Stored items
###

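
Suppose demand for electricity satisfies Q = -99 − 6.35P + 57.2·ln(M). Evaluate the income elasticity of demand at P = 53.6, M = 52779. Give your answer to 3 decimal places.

At P = 53.6, M = 52779: Q = 182.625.
Holding P constant, ∂Q/∂M = 57.2/M = 0.00108376.
η_M = (∂Q/∂M)·(M/Q) = 0.00108376 × (52779/182.625) = 0.313.

0.313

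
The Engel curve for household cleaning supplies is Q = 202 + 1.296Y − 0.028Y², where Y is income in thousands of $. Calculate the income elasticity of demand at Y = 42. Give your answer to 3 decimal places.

-0.214

At Y = 42: Q = 207.0400.
dQ/dY = 1.296 − 0.056Y = -1.05600.
η = (dQ/dY)·(Y/Q) = -1.05600 × (42/207.0400) = -0.214.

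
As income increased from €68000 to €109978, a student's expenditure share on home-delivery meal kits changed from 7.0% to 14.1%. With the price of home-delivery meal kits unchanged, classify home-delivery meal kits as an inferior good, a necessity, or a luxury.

The budget share rises as income rises, so η > 1.

luxury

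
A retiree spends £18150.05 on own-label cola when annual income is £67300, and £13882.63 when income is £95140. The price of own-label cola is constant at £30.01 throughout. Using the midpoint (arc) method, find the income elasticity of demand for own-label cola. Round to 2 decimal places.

-0.78

With a constant price, Q₁ = 18150.05/30.01 = 604.800 and Q₂ = 13882.63/30.01 = 462.600 (equivalently, work directly with expenditure since P cancels).
Midpoint %ΔQ = (13882.63 − 18150.05)/16016.34 = -0.26644; midpoint %ΔI = (95140 − 67300)/81220 = 0.34277.
η = -0.26644 / 0.34277 = -0.78.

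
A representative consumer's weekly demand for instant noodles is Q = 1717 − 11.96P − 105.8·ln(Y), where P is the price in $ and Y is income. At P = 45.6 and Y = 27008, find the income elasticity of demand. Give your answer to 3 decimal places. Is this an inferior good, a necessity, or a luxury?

-1.149 (inferior good)

At P = 45.6, Y = 27008: Q = 92.053.
Holding P constant, ∂Q/∂Y = -105.8/Y = -0.00391736.
η_Y = (∂Q/∂Y)·(Y/Q) = -0.00391736 × (27008/92.053) = -1.149.
Since η < 0, this is an inferior good.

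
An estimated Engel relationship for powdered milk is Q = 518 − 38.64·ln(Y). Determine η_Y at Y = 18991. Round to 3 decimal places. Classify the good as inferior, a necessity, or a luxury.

-0.281 (inferior good)

At Y = 18991: Q = 137.330.
dQ/dY = -38.64/Y = -0.00203465 at this income.
η = (dQ/dY)·(Y/Q) = -0.00203465 × (18991/137.330) = -0.281.
Since η < 0, the good is an inferior good.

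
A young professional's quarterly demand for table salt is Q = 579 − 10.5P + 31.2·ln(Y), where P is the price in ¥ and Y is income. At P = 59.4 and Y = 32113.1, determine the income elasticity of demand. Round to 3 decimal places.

0.112

At P = 59.4, Y = 32113.1: Q = 279.063.
Holding P constant, ∂Q/∂Y = 31.2/Y = 0.000971566.
η_Y = (∂Q/∂Y)·(Y/Q) = 0.000971566 × (32113.1/279.063) = 0.112.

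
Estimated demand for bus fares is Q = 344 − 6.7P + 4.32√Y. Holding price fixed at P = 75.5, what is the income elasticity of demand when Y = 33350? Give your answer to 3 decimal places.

At P = 75.5, Y = 33350: Q = 627.068.
Holding P constant, ∂Q/∂Y = 4.32/(2√Y) = 0.0118279.
η_Y = (∂Q/∂Y)·(Y/Q) = 0.0118279 × (33350/627.068) = 0.629.

0.629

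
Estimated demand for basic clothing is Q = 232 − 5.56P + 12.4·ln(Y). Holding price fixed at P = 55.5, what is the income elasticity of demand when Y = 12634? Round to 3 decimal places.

At P = 55.5, Y = 12634: Q = 40.527.
Holding P constant, ∂Q/∂Y = 12.4/Y = 0.000981479.
η_Y = (∂Q/∂Y)·(Y/Q) = 0.000981479 × (12634/40.527) = 0.306.

0.306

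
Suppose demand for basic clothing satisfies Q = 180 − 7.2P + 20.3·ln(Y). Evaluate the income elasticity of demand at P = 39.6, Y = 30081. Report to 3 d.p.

At P = 39.6, Y = 30081: Q = 104.206.
Holding P constant, ∂Q/∂Y = 20.3/Y = 0.000674845.
η_Y = (∂Q/∂Y)·(Y/Q) = 0.000674845 × (30081/104.206) = 0.195.

0.195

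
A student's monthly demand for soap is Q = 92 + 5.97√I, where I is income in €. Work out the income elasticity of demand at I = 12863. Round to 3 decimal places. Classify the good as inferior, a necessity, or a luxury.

0.440 (necessity)

At I = 12863: Q = 769.089.
dQ/dI = 5.97/(2√I) = 0.0263192 at this income.
η = (dQ/dI)·(I/Q) = 0.0263192 × (12863/769.089) = 0.440.
Since 0 < η < 1, the good is a necessity.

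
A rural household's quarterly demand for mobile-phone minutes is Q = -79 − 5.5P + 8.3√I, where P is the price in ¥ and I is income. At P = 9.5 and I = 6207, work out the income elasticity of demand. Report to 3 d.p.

0.626

At P = 9.5, I = 6207: Q = 522.661.
Holding P constant, ∂Q/∂I = 8.3/(2√I) = 0.0526753.
η_I = (∂Q/∂I)·(I/Q) = 0.0526753 × (6207/522.661) = 0.626.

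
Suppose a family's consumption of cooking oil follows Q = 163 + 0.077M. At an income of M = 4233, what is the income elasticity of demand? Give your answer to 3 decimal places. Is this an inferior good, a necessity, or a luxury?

At M = 4233: Q = 488.941.
dQ/dM = 0.077.
η = (dQ/dM)·(M/Q) = 0.077 × (4233/488.941) = 0.667.
Since 0 < η < 1, the good is a necessity.

0.667 (necessity)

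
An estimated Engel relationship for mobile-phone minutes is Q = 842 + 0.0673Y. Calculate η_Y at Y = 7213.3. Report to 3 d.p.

At Y = 7213.3: Q = 1327.455.
dQ/dY = 0.0673.
η = (dQ/dY)·(Y/Q) = 0.0673 × (7213.3/1327.455) = 0.366.

0.366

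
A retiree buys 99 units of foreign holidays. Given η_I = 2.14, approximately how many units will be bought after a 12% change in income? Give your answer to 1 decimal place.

%ΔQ ≈ η × %ΔI = 2.14 × 12% = 25.68%.
New Q ≈ 99 × (1 + 0.2568) = 124.4.

124.4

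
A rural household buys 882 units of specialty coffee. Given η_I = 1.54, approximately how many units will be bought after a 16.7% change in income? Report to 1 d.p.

%ΔQ ≈ η × %ΔI = 1.54 × 16.7% = 25.718%.
New Q ≈ 882 × (1 + 0.25718) = 1108.8.

1108.8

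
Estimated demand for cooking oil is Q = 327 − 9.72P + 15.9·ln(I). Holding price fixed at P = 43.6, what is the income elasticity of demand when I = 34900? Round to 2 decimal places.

At P = 43.6, I = 34900: Q = 69.526.
Holding P constant, ∂Q/∂I = 15.9/I = 0.000455587.
η_I = (∂Q/∂I)·(I/Q) = 0.000455587 × (34900/69.526) = 0.23.

0.23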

###

## WHAT YOU WILL DO
Every entry in the data should be returned exactly.

## TASK SOLUTION
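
Suppose demand for electricity satisfies Q = -99 − 6.35P + 57.2·ln(M). Evaluate the income elasticity of demand at P = 53.6, M = 52779. Give your answer to 3 decimal places.

At P = 53.6, M = 52779: Q = 182.625.
Holding P constant, ∂Q/∂M = 57.2/M = 0.00108376.
η_M = (∂Q/∂M)·(M/Q) = 0.00108376 × (52779/182.625) = 0.313.

0.313

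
The Engel curve for household cleaning supplies is Q = 202 + 1.296Y − 0.028Y², where Y is income in thousands of $. Calculate the income elasticity of demand at Y = 42. Give your answer to 3 decimal places.

-0.214

At Y = 42: Q = 207.0400.
dQ/dY = 1.296 − 0.056Y = -1.05600.
η = (dQ/dY)·(Y/Q) = -1.05600 × (42/207.0400) = -0.214.

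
As income increased from €68000 to €109978, a student's expenditure share on home-delivery meal kits changed from 7.0% to 14.1%. With the price of home-delivery meal kits unchanged, classify home-delivery meal kits as an inferior good, a necessity, or a luxury.

The budget share rises as income rises, so η > 1.

luxury

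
A retiree spends £18150.05 on own-label cola when annual income is £67300, and £13882.63 when income is £95140. The price of own-label cola is constant at £30.01 throughout. Using the midpoint (arc) method, find the income elasticity of demand for own-label cola. Round to 2 decimal places.

-0.78

With a constant price, Q₁ = 18150.05/30.01 = 604.800 and Q₂ = 13882.63/30.01 = 462.600 (equivalently, work directly with expenditure since P cancels).
Midpoint %ΔQ = (13882.63 − 18150.05)/16016.34 = -0.26644; midpoint %ΔI = (95140 − 67300)/81220 = 0.34277.
η = -0.26644 / 0.34277 = -0.78.

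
A representative consumer's weekly demand for instant noodles is Q = 1717 − 11.96P − 105.8·ln(Y), where P is the price in $ and Y is income. At P = 45.6 and Y = 27008, find the income elasticity of demand. Give your answer to 3 decimal places. Is this an inferior good, a necessity, or a luxury?

-1.149 (inferior good)

At P = 45.6, Y = 27008: Q = 92.053.
Holding P constant, ∂Q/∂Y = -105.8/Y = -0.00391736.
η_Y = (∂Q/∂Y)·(Y/Q) = -0.00391736 × (27008/92.053) = -1.149.
Since η < 0, this is an inferior good.

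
An estimated Engel relationship for powdered milk is Q = 518 − 38.64·ln(Y). Determine η_Y at Y = 18991. Round to 3 decimal places. Classify the good as inferior, a necessity, or a luxury.

-0.281 (inferior good)

At Y = 18991: Q = 137.330.
dQ/dY = -38.64/Y = -0.00203465 at this income.
η = (dQ/dY)·(Y/Q) = -0.00203465 × (18991/137.330) = -0.281.
Since η < 0, the good is an inferior good.

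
A young professional's quarterly demand for table salt is Q = 579 − 10.5P + 31.2·ln(Y), where P is the price in ¥ and Y is income. At P = 59.4 and Y = 32113.1, determine the income elasticity of demand. Round to 3 decimal places.

0.112

At P = 59.4, Y = 32113.1: Q = 279.063.
Holding P constant, ∂Q/∂Y = 31.2/Y = 0.000971566.
η_Y = (∂Q/∂Y)·(Y/Q) = 0.000971566 × (32113.1/279.063) = 0.112.

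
Estimated demand for bus fares is Q = 344 − 6.7P + 4.32√Y. Holding price fixed at P = 75.5, what is the income elasticity of demand when Y = 33350? Give your answer to 3 decimal places.

At P = 75.5, Y = 33350: Q = 627.068.
Holding P constant, ∂Q/∂Y = 4.32/(2√Y) = 0.0118279.
η_Y = (∂Q/∂Y)·(Y/Q) = 0.0118279 × (33350/627.068) = 0.629.

0.629

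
Estimated demand for basic clothing is Q = 232 − 5.56P + 12.4·ln(Y). Holding price fixed at P = 55.5, what is the income elasticity of demand when Y = 12634? Round to 3 decimal places.

At P = 55.5, Y = 12634: Q = 40.527.
Holding P constant, ∂Q/∂Y = 12.4/Y = 0.000981479.
η_Y = (∂Q/∂Y)·(Y/Q) = 0.000981479 × (12634/40.527) = 0.306.

0.306

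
Suppose demand for basic clothing satisfies Q = 180 − 7.2P + 20.3·ln(Y). Evaluate the income elasticity of demand at P = 39.6, Y = 30081. Report to 3 d.p.

At P = 39.6, Y = 30081: Q = 104.206.
Holding P constant, ∂Q/∂Y = 20.3/Y = 0.000674845.
η_Y = (∂Q/∂Y)·(Y/Q) = 0.000674845 × (30081/104.206) = 0.195.

0.195

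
A student's monthly demand for soap is Q = 92 + 5.97√I, where I is income in €. Work out the income elasticity of demand at I = 12863. Round to 3 decimal places. Classify the good as inferior, a necessity, or a luxury.

0.440 (necessity)

At I = 12863: Q = 769.089.
dQ/dI = 5.97/(2√I) = 0.0263192 at this income.
η = (dQ/dI)·(I/Q) = 0.0263192 × (12863/769.089) = 0.440.
Since 0 < η < 1, the good is a necessity.

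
A rural household's quarterly demand for mobile-phone minutes is Q = -79 − 5.5P + 8.3√I, where P is the price in ¥ and I is income. At P = 9.5 and I = 6207, work out the income elasticity of demand. Report to 3 d.p.

0.626

At P = 9.5, I = 6207: Q = 522.661.
Holding P constant, ∂Q/∂I = 8.3/(2√I) = 0.0526753.
η_I = (∂Q/∂I)·(I/Q) = 0.0526753 × (6207/522.661) = 0.626.

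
Suppose a family's consumption of cooking oil follows Q = 163 + 0.077M. At an income of M = 4233, what is the income elasticity of demand? Give your answer to 3 decimal places. Is this an inferior good, a necessity, or a luxury?

At M = 4233: Q = 488.941.
dQ/dM = 0.077.
η = (dQ/dM)·(M/Q) = 0.077 × (4233/488.941) = 0.667.
Since 0 < η < 1, the good is a necessity.

0.667 (necessity)

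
An estimated Engel relationship for mobile-phone minutes is Q = 842 + 0.0673Y. Calculate η_Y at Y = 7213.3. Report to 3 d.p.

At Y = 7213.3: Q = 1327.455.
dQ/dY = 0.0673.
η = (dQ/dY)·(Y/Q) = 0.0673 × (7213.3/1327.455) = 0.366.

0.366

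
A retiree buys 99 units of foreign holidays. Given η_I = 2.14, approximately how many units will be bought after a 12% change in income? Give your answer to 1 decimal place.

%ΔQ ≈ η × %ΔI = 2.14 × 12% = 25.68%.
New Q ≈ 99 × (1 + 0.2568) = 124.4.

124.4

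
A rural household buys 882 units of specialty coffee. Given η_I = 1.54, approximately how many units will be bought after a 16.7% change in income? Report to 1 d.p.

%ΔQ ≈ η × %ΔI = 1.54 × 16.7% = 25.718%.
New Q ≈ 882 × (1 + 0.25718) = 1108.8.

1108.8

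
Estimated demand for cooking oil is Q = 327 − 9.72P + 15.9·ln(I). Holding price fixed at P = 43.6, what is the income elasticity of demand when I = 34900? Round to 2 decimal places.

At P = 43.6, I = 34900: Q = 69.526.
Holding P constant, ∂Q/∂I = 15.9/I = 0.000455587.
η_I = (∂Q/∂I)·(I/Q) = 0.000455587 × (34900/69.526) = 0.23.

0.23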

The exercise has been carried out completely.